** Opening Data provided block **

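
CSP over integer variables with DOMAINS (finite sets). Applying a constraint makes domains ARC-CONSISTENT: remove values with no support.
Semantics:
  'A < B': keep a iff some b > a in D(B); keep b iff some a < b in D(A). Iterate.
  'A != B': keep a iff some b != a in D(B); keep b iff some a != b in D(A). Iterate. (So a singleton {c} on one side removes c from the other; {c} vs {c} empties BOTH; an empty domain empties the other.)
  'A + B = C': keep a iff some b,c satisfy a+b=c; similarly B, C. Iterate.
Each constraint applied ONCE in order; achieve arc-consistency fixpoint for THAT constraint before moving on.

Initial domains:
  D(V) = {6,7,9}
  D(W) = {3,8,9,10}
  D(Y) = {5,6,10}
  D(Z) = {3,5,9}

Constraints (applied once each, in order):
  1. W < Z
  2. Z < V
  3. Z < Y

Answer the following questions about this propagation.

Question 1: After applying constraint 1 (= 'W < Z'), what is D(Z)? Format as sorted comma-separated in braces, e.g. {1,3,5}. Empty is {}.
Answer: {5,9}

Derivation:
Constraint 1 (W < Z) on D(W)={3,8,9,10} D(Z)={3,5,9}: W {3,8,9,10}->{3,8}; Z {3,5,9}->{5,9}
So after constraint 1: D(Z) = {5,9}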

** Closing Data provided block **

**Required action:** Track down all lines above with the string "keep" and copy them.

**Output for this exercise:**
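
  'A < B': keep a iff some b > a in D(B); keep b iff some a < b in D(A). Iterate.
  'A != B': keep a iff some b != a in D(B); keep b iff some a != b in D(A). Iterate. (So a singleton {c} on one side removes c from the other; {c} vs {c} empties BOTH; an empty domain empties the other.)
  'A + B = C': keep a iff some b,c satisfy a+b=c; similarly B, C. Iterate.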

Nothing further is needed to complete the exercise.